* PROBLEM REQUIREMENTS *
The records below hold a stretch from the line with "Let the following" through the line with "The membership degrees are: β"; return exactly those lines, ends included, and nothing more.

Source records
____
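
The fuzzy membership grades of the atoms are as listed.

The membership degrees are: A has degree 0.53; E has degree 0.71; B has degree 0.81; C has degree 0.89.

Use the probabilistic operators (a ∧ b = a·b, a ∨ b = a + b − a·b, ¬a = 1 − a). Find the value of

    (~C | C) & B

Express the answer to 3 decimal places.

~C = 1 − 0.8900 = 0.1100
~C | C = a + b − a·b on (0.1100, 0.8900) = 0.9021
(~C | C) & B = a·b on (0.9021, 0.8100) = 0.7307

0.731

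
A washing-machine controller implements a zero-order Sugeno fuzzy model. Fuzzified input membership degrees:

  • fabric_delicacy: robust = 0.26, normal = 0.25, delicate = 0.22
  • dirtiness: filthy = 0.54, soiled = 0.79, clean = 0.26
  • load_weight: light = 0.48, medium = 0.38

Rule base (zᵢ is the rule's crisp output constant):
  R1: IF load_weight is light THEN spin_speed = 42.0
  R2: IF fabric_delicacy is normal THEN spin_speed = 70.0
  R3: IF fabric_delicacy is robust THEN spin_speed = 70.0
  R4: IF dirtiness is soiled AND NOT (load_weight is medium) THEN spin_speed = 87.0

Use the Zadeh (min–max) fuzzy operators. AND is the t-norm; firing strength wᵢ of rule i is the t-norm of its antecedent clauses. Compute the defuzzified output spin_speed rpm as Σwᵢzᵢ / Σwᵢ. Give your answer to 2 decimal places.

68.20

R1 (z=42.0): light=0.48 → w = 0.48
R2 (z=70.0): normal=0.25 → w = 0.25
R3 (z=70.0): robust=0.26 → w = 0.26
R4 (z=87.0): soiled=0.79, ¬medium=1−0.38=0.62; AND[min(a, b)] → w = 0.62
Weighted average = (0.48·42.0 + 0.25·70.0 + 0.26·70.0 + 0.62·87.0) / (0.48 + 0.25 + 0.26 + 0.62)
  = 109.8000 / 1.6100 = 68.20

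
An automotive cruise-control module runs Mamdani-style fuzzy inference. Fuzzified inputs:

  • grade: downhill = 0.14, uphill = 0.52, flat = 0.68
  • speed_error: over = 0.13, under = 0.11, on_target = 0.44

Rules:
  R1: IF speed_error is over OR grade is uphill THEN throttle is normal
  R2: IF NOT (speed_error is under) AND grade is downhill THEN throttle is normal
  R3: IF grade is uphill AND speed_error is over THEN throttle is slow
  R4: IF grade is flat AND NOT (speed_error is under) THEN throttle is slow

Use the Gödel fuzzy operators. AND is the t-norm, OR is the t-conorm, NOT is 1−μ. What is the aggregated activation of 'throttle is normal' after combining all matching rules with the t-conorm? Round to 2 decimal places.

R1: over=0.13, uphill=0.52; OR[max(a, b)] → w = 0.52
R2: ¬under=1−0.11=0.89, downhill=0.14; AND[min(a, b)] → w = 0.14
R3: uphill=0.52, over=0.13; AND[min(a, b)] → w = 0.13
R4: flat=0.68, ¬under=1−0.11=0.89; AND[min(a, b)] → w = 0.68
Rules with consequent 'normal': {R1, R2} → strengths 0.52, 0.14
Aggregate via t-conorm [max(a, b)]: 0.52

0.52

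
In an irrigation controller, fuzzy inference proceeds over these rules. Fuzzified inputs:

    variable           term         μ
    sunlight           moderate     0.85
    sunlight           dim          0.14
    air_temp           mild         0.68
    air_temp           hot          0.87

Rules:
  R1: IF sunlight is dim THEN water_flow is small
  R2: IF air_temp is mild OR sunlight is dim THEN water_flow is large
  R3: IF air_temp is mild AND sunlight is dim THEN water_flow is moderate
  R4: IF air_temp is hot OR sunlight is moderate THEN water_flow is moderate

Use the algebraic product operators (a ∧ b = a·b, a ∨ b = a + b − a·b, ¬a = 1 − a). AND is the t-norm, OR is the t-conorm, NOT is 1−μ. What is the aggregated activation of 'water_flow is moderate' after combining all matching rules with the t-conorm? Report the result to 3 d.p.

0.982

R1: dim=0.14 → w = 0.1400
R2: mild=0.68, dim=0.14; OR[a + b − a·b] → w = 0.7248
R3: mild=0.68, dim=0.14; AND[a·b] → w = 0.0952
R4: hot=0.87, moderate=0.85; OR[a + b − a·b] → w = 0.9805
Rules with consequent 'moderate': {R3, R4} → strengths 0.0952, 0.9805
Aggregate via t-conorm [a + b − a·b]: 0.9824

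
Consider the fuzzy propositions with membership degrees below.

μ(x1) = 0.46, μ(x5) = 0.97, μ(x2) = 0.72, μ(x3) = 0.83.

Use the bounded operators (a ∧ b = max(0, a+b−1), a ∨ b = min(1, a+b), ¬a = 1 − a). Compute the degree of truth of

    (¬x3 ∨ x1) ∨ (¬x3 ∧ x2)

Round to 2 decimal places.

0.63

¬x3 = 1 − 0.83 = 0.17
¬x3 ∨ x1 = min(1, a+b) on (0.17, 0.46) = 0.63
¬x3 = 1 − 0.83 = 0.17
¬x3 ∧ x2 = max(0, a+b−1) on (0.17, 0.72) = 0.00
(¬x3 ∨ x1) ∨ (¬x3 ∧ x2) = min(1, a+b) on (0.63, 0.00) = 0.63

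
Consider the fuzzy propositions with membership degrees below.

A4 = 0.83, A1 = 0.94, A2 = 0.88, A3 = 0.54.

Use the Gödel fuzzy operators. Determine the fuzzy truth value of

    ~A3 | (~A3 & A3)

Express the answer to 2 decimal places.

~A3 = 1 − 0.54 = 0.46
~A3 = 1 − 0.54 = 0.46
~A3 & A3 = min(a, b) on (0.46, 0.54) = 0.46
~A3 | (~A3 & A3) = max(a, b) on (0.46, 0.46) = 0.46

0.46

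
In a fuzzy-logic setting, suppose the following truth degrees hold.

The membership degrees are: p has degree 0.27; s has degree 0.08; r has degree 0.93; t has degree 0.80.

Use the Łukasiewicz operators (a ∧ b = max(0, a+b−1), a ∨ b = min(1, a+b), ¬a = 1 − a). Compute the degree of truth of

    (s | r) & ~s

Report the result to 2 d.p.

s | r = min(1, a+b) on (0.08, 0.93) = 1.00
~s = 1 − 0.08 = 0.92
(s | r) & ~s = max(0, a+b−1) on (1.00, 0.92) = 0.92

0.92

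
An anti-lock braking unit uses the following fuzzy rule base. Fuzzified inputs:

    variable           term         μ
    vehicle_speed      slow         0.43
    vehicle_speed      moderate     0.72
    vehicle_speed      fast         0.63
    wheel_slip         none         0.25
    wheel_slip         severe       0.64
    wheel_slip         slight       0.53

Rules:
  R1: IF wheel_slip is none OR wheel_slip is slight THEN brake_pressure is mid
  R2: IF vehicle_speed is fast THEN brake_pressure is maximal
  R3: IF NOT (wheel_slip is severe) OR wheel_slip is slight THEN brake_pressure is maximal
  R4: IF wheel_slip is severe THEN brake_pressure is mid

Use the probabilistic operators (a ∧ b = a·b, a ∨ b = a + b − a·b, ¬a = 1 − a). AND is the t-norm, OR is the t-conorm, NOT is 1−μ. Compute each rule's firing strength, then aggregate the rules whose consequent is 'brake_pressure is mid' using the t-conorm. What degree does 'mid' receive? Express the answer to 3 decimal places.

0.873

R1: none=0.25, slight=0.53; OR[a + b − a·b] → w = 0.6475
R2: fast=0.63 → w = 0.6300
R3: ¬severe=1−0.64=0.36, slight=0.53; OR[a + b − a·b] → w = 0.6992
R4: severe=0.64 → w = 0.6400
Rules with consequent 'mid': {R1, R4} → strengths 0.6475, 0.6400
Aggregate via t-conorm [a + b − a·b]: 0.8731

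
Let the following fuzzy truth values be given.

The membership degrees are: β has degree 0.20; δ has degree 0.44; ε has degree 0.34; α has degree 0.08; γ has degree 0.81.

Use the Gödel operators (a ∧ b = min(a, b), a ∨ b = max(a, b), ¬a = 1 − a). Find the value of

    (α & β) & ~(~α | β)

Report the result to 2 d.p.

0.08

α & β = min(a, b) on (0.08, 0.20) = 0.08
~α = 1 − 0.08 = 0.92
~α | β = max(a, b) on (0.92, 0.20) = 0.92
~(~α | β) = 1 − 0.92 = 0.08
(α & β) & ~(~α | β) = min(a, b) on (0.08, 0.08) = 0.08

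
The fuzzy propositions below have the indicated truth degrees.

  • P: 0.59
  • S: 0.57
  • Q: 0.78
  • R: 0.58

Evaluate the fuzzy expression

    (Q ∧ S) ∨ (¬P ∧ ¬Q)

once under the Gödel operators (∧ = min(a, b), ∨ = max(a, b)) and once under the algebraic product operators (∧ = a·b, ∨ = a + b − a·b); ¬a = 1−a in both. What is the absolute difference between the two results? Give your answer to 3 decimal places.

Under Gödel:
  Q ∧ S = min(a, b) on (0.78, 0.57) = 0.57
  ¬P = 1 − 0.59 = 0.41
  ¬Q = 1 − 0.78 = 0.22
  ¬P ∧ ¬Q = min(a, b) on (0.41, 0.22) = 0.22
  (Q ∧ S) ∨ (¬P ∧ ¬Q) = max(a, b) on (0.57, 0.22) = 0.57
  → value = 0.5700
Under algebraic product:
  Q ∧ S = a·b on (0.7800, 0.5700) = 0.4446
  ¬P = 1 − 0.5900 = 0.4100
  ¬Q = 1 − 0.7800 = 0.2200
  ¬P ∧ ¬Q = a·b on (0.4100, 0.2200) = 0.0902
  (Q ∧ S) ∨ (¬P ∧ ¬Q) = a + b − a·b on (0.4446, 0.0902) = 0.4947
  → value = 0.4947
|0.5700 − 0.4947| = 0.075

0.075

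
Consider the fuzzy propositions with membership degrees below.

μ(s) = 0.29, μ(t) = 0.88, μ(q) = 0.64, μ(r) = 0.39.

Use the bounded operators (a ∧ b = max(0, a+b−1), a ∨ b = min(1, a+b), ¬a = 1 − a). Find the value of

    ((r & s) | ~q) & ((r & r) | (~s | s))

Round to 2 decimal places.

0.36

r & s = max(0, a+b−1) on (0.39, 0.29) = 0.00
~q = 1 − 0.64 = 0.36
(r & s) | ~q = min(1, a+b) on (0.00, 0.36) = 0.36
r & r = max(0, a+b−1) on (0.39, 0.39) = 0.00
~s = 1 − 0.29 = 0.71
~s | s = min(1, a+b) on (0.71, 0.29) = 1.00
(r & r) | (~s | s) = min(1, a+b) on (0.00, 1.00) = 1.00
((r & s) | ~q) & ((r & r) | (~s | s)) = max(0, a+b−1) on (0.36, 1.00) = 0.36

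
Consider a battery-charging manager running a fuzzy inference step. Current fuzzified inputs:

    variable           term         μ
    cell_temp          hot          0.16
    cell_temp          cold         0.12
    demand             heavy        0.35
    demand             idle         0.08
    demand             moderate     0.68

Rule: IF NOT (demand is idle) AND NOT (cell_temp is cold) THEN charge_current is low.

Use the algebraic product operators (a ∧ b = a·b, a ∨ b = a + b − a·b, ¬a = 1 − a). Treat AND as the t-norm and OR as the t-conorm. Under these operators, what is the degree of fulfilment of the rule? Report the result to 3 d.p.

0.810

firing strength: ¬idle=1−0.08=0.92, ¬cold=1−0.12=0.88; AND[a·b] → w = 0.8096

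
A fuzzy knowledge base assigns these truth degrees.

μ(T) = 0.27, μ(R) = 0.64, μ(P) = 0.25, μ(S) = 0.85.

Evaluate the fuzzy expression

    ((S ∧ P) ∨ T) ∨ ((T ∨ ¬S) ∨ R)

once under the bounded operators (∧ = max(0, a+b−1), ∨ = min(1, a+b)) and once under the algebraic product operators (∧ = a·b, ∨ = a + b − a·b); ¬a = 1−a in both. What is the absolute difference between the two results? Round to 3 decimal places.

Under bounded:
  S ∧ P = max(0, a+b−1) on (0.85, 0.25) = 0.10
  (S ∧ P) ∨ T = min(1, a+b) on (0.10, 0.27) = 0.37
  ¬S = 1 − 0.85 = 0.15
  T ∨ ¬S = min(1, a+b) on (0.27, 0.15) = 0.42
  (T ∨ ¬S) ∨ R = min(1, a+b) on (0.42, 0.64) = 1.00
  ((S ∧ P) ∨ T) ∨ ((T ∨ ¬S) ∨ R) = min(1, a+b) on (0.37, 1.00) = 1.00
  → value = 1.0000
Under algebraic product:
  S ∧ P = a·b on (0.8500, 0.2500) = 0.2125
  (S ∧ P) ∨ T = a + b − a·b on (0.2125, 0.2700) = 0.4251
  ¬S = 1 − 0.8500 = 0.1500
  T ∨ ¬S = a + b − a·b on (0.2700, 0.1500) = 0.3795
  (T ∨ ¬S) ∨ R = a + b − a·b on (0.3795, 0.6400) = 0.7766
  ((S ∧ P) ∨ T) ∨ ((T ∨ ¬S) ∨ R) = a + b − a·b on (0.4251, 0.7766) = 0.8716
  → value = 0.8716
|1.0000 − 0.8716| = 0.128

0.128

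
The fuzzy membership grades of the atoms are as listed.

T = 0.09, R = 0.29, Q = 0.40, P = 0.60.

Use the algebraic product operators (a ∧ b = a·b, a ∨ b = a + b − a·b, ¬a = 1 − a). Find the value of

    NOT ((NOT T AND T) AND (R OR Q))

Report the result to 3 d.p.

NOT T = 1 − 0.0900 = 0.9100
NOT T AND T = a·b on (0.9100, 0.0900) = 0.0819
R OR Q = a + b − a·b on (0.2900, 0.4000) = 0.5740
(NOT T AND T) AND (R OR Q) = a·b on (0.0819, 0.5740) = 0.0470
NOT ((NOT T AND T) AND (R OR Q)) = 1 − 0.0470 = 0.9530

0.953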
____
* RESULT BELOW *
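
Let the following fuzzy truth values be given.

The membership degrees are: β has degree 0.20; δ has degree 0.44; ε has degree 0.34; α has degree 0.08; γ has degree 0.81.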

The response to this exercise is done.